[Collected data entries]
---*---
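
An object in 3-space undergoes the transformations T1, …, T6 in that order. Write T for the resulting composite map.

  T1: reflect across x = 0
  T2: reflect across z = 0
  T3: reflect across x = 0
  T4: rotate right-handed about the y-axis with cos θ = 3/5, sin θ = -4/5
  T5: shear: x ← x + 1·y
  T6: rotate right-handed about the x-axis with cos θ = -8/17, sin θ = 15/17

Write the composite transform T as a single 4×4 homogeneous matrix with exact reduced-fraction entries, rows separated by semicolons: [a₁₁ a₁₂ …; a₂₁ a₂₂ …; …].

T1 = [-1 0 0 0; 0 1 0 0; 0 0 1 0; 0 0 0 1]
T2·T1 = [-1 0 0 0; 0 1 0 0; 0 0 -1 0; 0 0 0 1]
T3·…·T1 = [1 0 0 0; 0 1 0 0; 0 0 -1 0; 0 0 0 1]
T4·…·T1 = [3/5 0 4/5 0; 0 1 0 0; 4/5 0 -3/5 0; 0 0 0 1]
T5·…·T1 = [3/5 1 4/5 0; 0 1 0 0; 4/5 0 -3/5 0; 0 0 0 1]
T6·…·T1 = [3/5 1 4/5 0; -12/17 -8/17 9/17 0; -32/85 15/17 24/85 0; 0 0 0 1]

T = [3/5 1 4/5 0; -12/17 -8/17 9/17 0; -32/85 15/17 24/85 0; 0 0 0 1]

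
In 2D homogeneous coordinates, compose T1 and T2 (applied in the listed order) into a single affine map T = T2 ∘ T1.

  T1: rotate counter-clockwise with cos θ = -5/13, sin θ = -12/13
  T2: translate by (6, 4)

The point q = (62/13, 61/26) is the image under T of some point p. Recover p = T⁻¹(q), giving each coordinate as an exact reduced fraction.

p = (2, -1/2)

T1 = [-5/13 12/13 0; -12/13 -5/13 0; 0 0 1]
T2·T1 = [-5/13 12/13 6; -12/13 -5/13 4; 0 0 1]
det M = 1; M⁻¹ = [-5/13 -12/13 6; 12/13 -5/13 -4; 0 0 1]
M⁻¹ · (62/13, 61/26)ᵀ = (2, -1/2)ᵀ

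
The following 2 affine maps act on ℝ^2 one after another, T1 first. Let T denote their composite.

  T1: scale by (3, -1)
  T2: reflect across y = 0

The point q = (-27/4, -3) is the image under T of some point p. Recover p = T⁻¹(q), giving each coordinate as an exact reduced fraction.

T1 = [3 0 0; 0 -1 0; 0 0 1]
T2·T1 = [3 0 0; 0 1 0; 0 0 1]
det M = 3; M⁻¹ = [1/3 0 0; 0 1 0; 0 0 1]
M⁻¹ · (-27/4, -3)ᵀ = (-9/4, -3)ᵀ

p = (-9/4, -3)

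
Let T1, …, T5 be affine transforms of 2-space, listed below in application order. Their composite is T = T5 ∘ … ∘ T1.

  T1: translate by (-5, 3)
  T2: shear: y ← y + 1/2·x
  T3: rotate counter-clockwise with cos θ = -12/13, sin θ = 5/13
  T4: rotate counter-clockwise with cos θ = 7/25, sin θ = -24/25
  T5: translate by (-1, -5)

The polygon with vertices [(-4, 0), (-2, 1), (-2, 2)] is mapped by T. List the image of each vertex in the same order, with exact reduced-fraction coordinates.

image vertices: (-329/650, -4586/325), (-1477/650, -3868/325), (-2123/650, -3832/325)

T1 translate by (-5, 3): (-4, 0) → (-9, 3); (-2, 1) → (-7, 4); (-2, 2) → (-7, 5)
T2 shear: y ← y + 1/2·x: (-9, 3) → (-9, -3/2); (-7, 4) → (-7, 1/2); (-7, 5) → (-7, 3/2)
T3 rotate counter-clockwise with cos θ = -12/13, sin θ = 5/13: (-9, -3/2) → (231/26, -27/13); (-7, 1/2) → (163/26, -41/13); (-7, 3/2) → (153/26, -53/13)
T4 rotate counter-clockwise with cos θ = 7/25, sin θ = -24/25: (231/26, -27/13) → (321/650, -2961/325); (163/26, -41/13) → (-827/650, -2243/325); (153/26, -53/13) → (-1473/650, -2207/325)
T5 translate by (-1, -5): (321/650, -2961/325) → (-329/650, -4586/325); (-827/650, -2243/325) → (-1477/650, -3868/325); (-1473/650, -2207/325) → (-2123/650, -3832/325)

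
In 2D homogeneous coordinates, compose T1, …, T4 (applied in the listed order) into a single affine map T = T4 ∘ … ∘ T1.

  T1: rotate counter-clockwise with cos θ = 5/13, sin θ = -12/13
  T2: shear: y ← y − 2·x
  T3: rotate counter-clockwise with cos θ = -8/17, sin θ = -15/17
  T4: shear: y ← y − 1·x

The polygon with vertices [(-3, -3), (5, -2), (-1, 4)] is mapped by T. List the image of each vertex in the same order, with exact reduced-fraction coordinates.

image vertices: (2253/221, -2472/221), (-64/13, 97/13), (-1154/221, 941/221)

T1 rotate counter-clockwise with cos θ = 5/13, sin θ = -12/13: (-3, -3) → (-51/13, 21/13); (5, -2) → (1/13, -70/13); (-1, 4) → (43/13, 32/13)
T2 shear: y ← y − 2·x: (-51/13, 21/13) → (-51/13, 123/13); (1/13, -70/13) → (1/13, -72/13); (43/13, 32/13) → (43/13, -54/13)
T3 rotate counter-clockwise with cos θ = -8/17, sin θ = -15/17: (-51/13, 123/13) → (2253/221, -219/221); (1/13, -72/13) → (-64/13, 33/13); (43/13, -54/13) → (-1154/221, -213/221)
T4 shear: y ← y − 1·x: (2253/221, -219/221) → (2253/221, -2472/221); (-64/13, 33/13) → (-64/13, 97/13); (-1154/221, -213/221) → (-1154/221, 941/221)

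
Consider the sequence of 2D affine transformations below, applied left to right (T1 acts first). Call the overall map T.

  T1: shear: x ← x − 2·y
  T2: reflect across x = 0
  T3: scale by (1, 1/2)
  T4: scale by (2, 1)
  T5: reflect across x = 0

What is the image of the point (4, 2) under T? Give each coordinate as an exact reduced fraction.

T1 shear: x ← x − 2·y: (4, 2) → (0, 2)
T2 reflect across x = 0: (0, 2) → (0, 2)
T3 scale by (1, 1/2): (0, 2) → (0, 1)
T4 scale by (2, 1): (0, 1) → (0, 1)
T5 reflect across x = 0: (0, 1) → (0, 1)

T(p) = (0, 1)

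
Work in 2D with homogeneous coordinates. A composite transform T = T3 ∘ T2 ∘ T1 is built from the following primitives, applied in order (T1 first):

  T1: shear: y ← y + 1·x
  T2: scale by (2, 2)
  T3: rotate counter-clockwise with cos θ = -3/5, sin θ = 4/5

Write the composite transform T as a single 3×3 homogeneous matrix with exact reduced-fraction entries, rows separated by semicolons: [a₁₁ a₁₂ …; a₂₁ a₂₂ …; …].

T = [-14/5 -8/5 0; 2/5 -6/5 0; 0 0 1]

T1 = [1 0 0; 1 1 0; 0 0 1]
T2·T1 = [2 0 0; 2 2 0; 0 0 1]
T3·…·T1 = [-14/5 -8/5 0; 2/5 -6/5 0; 0 0 1]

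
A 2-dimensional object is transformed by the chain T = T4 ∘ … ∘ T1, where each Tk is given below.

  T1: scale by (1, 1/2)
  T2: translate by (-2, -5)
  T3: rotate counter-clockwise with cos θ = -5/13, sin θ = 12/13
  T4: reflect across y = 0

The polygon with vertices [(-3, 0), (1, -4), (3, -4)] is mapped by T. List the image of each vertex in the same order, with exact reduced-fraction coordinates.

T1 scale by (1, 1/2): (-3, 0) → (-3, 0); (1, -4) → (1, -2); (3, -4) → (3, -2)
T2 translate by (-2, -5): (-3, 0) → (-5, -5); (1, -2) → (-1, -7); (3, -2) → (1, -7)
T3 rotate counter-clockwise with cos θ = -5/13, sin θ = 12/13: (-5, -5) → (85/13, -35/13); (-1, -7) → (89/13, 23/13); (1, -7) → (79/13, 47/13)
T4 reflect across y = 0: (85/13, -35/13) → (85/13, 35/13); (89/13, 23/13) → (89/13, -23/13); (79/13, 47/13) → (79/13, -47/13)

image vertices: (85/13, 35/13), (89/13, -23/13), (79/13, -47/13)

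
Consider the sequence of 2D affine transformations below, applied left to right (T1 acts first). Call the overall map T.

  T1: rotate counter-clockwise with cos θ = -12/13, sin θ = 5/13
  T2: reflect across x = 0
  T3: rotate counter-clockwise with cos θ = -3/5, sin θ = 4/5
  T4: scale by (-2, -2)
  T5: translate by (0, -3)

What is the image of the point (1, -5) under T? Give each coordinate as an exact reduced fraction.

T(p) = (34/5, 23/5)

T1 rotate counter-clockwise with cos θ = -12/13, sin θ = 5/13: (1, -5) → (1, 5)
T2 reflect across x = 0: (1, 5) → (-1, 5)
T3 rotate counter-clockwise with cos θ = -3/5, sin θ = 4/5: (-1, 5) → (-17/5, -19/5)
T4 scale by (-2, -2): (-17/5, -19/5) → (34/5, 38/5)
T5 translate by (0, -3): (34/5, 38/5) → (34/5, 23/5)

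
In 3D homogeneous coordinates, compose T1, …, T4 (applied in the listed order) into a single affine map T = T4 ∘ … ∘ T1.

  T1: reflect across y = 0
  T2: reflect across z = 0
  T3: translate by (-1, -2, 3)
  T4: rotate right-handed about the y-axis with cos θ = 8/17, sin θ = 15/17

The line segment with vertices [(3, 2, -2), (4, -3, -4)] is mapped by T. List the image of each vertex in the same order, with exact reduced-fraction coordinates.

T1 reflect across y = 0: (3, 2, -2) → (3, -2, -2); (4, -3, -4) → (4, 3, -4)
T2 reflect across z = 0: (3, -2, -2) → (3, -2, 2); (4, 3, -4) → (4, 3, 4)
T3 translate by (-1, -2, 3): (3, -2, 2) → (2, -4, 5); (4, 3, 4) → (3, 1, 7)
T4 rotate right-handed about the y-axis with cos θ = 8/17, sin θ = 15/17: (2, -4, 5) → (91/17, -4, 10/17); (3, 1, 7) → (129/17, 1, 11/17)

image vertices: (91/17, -4, 10/17), (129/17, 1, 11/17)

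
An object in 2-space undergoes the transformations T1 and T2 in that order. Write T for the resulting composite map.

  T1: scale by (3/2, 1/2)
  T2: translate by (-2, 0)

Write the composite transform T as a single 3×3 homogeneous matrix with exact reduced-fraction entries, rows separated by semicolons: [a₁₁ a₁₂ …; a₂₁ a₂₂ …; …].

T = [3/2 0 -2; 0 1/2 0; 0 0 1]

T1 = [3/2 0 0; 0 1/2 0; 0 0 1]
T2·T1 = [3/2 0 -2; 0 1/2 0; 0 0 1]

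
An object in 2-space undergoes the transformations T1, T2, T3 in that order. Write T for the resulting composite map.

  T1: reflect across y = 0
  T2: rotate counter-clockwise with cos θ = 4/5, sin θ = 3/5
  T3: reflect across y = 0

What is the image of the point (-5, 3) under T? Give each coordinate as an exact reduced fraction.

T(p) = (-11/5, 27/5)

T1 reflect across y = 0: (-5, 3) → (-5, -3)
T2 rotate counter-clockwise with cos θ = 4/5, sin θ = 3/5: (-5, -3) → (-11/5, -27/5)
T3 reflect across y = 0: (-11/5, -27/5) → (-11/5, 27/5)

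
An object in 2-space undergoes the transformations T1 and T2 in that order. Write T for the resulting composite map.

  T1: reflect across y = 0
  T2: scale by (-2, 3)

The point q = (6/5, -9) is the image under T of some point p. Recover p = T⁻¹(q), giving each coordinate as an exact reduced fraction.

T1 = [1 0 0; 0 -1 0; 0 0 1]
T2·T1 = [-2 0 0; 0 -3 0; 0 0 1]
det M = 6; M⁻¹ = [-1/2 0 0; 0 -1/3 0; 0 0 1]
M⁻¹ · (6/5, -9)ᵀ = (-3/5, 3)ᵀ

p = (-3/5, 3)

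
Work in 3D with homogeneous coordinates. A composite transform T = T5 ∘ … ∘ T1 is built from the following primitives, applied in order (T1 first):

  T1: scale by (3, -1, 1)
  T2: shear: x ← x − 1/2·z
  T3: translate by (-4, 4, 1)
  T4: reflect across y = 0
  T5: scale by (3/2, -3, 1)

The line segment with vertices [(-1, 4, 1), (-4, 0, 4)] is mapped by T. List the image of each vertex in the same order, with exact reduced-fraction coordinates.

image vertices: (-45/4, 0, 2), (-27, 12, 5)

T1 scale by (3, -1, 1): (-1, 4, 1) → (-3, -4, 1); (-4, 0, 4) → (-12, 0, 4)
T2 shear: x ← x − 1/2·z: (-3, -4, 1) → (-7/2, -4, 1); (-12, 0, 4) → (-14, 0, 4)
T3 translate by (-4, 4, 1): (-7/2, -4, 1) → (-15/2, 0, 2); (-14, 0, 4) → (-18, 4, 5)
T4 reflect across y = 0: (-15/2, 0, 2) → (-15/2, 0, 2); (-18, 4, 5) → (-18, -4, 5)
T5 scale by (3/2, -3, 1): (-15/2, 0, 2) → (-45/4, 0, 2); (-18, -4, 5) → (-27, 12, 5)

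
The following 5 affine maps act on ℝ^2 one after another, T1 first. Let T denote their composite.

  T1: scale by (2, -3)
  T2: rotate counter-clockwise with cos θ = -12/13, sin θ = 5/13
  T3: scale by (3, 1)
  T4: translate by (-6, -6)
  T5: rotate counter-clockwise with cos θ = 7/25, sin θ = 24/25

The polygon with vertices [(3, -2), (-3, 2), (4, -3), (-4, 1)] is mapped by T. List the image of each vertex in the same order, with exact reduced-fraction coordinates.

T1 scale by (2, -3): (3, -2) → (6, 6); (-3, 2) → (-6, -6); (4, -3) → (8, 9); (-4, 1) → (-8, -3)
T2 rotate counter-clockwise with cos θ = -12/13, sin θ = 5/13: (6, 6) → (-102/13, -42/13); (-6, -6) → (102/13, 42/13); (8, 9) → (-141/13, -68/13); (-8, -3) → (111/13, -4/13)
T3 scale by (3, 1): (-102/13, -42/13) → (-306/13, -42/13); (102/13, 42/13) → (306/13, 42/13); (-141/13, -68/13) → (-423/13, -68/13); (111/13, -4/13) → (333/13, -4/13)
T4 translate by (-6, -6): (-306/13, -42/13) → (-384/13, -120/13); (306/13, 42/13) → (228/13, -36/13); (-423/13, -68/13) → (-501/13, -146/13); (333/13, -4/13) → (255/13, -82/13)
T5 rotate counter-clockwise with cos θ = 7/25, sin θ = 24/25: (-384/13, -120/13) → (192/325, -10056/325); (228/13, -36/13) → (492/65, 1044/65); (-501/13, -146/13) → (-3/325, -13046/325); (255/13, -82/13) → (3753/325, 5546/325)

image vertices: (192/325, -10056/325), (492/65, 1044/65), (-3/325, -13046/325), (3753/325, 5546/325)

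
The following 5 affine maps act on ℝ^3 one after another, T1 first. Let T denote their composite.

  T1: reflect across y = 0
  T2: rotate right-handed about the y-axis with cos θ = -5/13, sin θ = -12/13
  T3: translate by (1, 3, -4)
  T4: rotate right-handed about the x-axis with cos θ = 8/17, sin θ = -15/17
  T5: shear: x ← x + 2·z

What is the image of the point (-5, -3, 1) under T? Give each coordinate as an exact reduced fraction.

T(p) = (-290/17, -87/17, -162/17)

T1 reflect across y = 0: (-5, -3, 1) → (-5, 3, 1)
T2 rotate right-handed about the y-axis with cos θ = -5/13, sin θ = -12/13: (-5, 3, 1) → (1, 3, -5)
T3 translate by (1, 3, -4): (1, 3, -5) → (2, 6, -9)
T4 rotate right-handed about the x-axis with cos θ = 8/17, sin θ = -15/17: (2, 6, -9) → (2, -87/17, -162/17)
T5 shear: x ← x + 2·z: (2, -87/17, -162/17) → (-290/17, -87/17, -162/17)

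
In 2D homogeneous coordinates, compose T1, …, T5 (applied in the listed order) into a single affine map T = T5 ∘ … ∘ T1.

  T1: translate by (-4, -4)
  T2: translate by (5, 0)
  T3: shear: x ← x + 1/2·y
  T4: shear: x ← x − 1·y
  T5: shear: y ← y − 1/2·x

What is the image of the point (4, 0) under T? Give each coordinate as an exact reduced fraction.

T1 translate by (-4, -4): (4, 0) → (0, -4)
T2 translate by (5, 0): (0, -4) → (5, -4)
T3 shear: x ← x + 1/2·y: (5, -4) → (3, -4)
T4 shear: x ← x − 1·y: (3, -4) → (7, -4)
T5 shear: y ← y − 1/2·x: (7, -4) → (7, -15/2)

T(p) = (7, -15/2)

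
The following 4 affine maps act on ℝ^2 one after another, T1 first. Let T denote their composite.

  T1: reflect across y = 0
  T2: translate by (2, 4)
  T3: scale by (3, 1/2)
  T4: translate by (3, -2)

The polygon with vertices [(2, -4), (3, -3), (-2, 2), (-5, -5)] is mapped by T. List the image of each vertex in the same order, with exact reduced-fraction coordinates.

T1 reflect across y = 0: (2, -4) → (2, 4); (3, -3) → (3, 3); (-2, 2) → (-2, -2); (-5, -5) → (-5, 5)
T2 translate by (2, 4): (2, 4) → (4, 8); (3, 3) → (5, 7); (-2, -2) → (0, 2); (-5, 5) → (-3, 9)
T3 scale by (3, 1/2): (4, 8) → (12, 4); (5, 7) → (15, 7/2); (0, 2) → (0, 1); (-3, 9) → (-9, 9/2)
T4 translate by (3, -2): (12, 4) → (15, 2); (15, 7/2) → (18, 3/2); (0, 1) → (3, -1); (-9, 9/2) → (-6, 5/2)

image vertices: (15, 2), (18, 3/2), (3, -1), (-6, 5/2)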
---*---
Task description - Which lines hold the word "Work"? Copy each of them from the records.

Exercise answer -
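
Work in 2D with homogeneous coordinates. A composite transform T = T3 ∘ T2 ∘ T1 is built from the following primitives, applied in order (T1 first):
Work in 3D with homogeneous coordinates. A composite transform T = T5 ∘ … ∘ T1 is built from the following primitives, applied in order (T1 first):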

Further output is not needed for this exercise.